* [Problem to work on] Draw out every line with the word "Lookup" from the listing below.

+ + + + +

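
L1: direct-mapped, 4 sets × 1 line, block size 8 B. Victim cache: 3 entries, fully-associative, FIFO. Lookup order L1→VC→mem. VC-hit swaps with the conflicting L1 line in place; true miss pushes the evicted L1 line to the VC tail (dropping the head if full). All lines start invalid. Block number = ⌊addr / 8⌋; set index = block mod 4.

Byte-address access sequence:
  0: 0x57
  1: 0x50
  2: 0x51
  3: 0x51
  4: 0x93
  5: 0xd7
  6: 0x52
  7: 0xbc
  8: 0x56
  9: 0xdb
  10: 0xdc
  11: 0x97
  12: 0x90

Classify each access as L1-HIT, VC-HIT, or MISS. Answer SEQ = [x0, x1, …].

SEQ = [MISS, L1-HIT, L1-HIT, L1-HIT, MISS, MISS, VC-HIT, MISS, L1-HIT, MISS, L1-HIT, VC-HIT, L1-HIT]

#0 0x57→b10/s2 MISS; vc=[]
#1 0x50→b10/s2 L1-HIT; vc=[]
#2 0x51→b10/s2 L1-HIT; vc=[]
#3 0x51→b10/s2 L1-HIT; vc=[]
#4 0x93→b18/s2 MISS; vc=[10]
#5 0xd7→b26/s2 MISS; vc=[10,18]
#6 0x52→b10/s2 VC-HIT; vc=[26,18]
#7 0xbc→b23/s3 MISS; vc=[26,18]
#8 0x56→b10/s2 L1-HIT; vc=[26,18]
#9 0xdb→b27/s3 MISS; vc=[26,18,23]
#10 0xdc→b27/s3 L1-HIT; vc=[26,18,23]
#11 0x97→b18/s2 VC-HIT; vc=[26,10,23]
#12 0x90→b18/s2 L1-HIT; vc=[26,10,23]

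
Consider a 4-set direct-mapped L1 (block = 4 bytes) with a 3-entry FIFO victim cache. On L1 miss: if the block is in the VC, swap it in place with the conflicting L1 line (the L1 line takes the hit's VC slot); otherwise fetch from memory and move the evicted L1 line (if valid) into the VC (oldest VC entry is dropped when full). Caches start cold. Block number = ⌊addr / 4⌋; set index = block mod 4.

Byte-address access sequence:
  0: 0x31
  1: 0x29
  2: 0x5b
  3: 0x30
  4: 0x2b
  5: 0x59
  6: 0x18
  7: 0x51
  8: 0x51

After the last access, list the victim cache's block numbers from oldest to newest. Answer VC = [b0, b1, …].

0: 0x31 (blk 12, set 0) → MISS  vc=[]
1: 0x29 (blk 10, set 2) → MISS  vc=[]
2: 0x5b (blk 22, set 2) → MISS  vc=[10]
3: 0x30 (blk 12, set 0) → L1-HIT  vc=[10]
4: 0x2b (blk 10, set 2) → VC-HIT  vc=[22]
5: 0x59 (blk 22, set 2) → VC-HIT  vc=[10]
6: 0x18 (blk 6, set 2) → MISS  vc=[10, 22]
7: 0x51 (blk 20, set 0) → MISS  vc=[10, 22, 12]
8: 0x51 (blk 20, set 0) → L1-HIT  vc=[10, 22, 12]

VC = [10, 22, 12]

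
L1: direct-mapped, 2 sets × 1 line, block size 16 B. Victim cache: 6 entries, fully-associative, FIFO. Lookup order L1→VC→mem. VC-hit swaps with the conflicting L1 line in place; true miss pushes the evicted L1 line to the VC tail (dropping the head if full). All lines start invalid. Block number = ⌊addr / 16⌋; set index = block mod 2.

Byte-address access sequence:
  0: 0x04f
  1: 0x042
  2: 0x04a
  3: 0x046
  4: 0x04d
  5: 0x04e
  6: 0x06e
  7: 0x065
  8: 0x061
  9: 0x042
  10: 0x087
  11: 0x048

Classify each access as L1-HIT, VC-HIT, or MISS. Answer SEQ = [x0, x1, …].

SEQ = [MISS, L1-HIT, L1-HIT, L1-HIT, L1-HIT, L1-HIT, MISS, L1-HIT, L1-HIT, VC-HIT, MISS, VC-HIT]

0: 0x4f (blk 4, set 0) → MISS  vc=[]
1: 0x42 (blk 4, set 0) → L1-HIT  vc=[]
2: 0x4a (blk 4, set 0) → L1-HIT  vc=[]
3: 0x46 (blk 4, set 0) → L1-HIT  vc=[]
4: 0x4d (blk 4, set 0) → L1-HIT  vc=[]
5: 0x4e (blk 4, set 0) → L1-HIT  vc=[]
6: 0x6e (blk 6, set 0) → MISS  vc=[4]
7: 0x65 (blk 6, set 0) → L1-HIT  vc=[4]
8: 0x61 (blk 6, set 0) → L1-HIT  vc=[4]
9: 0x42 (blk 4, set 0) → VC-HIT  vc=[6]
10: 0x87 (blk 8, set 0) → MISS  vc=[6, 4]
11: 0x48 (blk 4, set 0) → VC-HIT  vc=[6, 8]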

+ + + + +

* [Response to the exercise]
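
L1: direct-mapped, 4 sets × 1 line, block size 8 B. Victim cache: 3 entries, fully-associative, FIFO. Lookup order L1→VC→mem. VC-hit swaps with the conflicting L1 line in place; true miss pushes the evicted L1 line to the VC tail (dropping the head if full). All lines start invalid. Block number = ⌊addr / 8⌋; set index = block mod 4.
L1: direct-mapped, 2 sets × 1 line, block size 16 B. Victim cache: 6 entries, fully-associative, FIFO. Lookup order L1→VC→mem. VC-hit swaps with the conflicting L1 line in place; true miss pushes the evicted L1 line to the VC tail (dropping the head if full). All lines start invalid. Block number = ⌊addr / 16⌋; set index = block mod 2.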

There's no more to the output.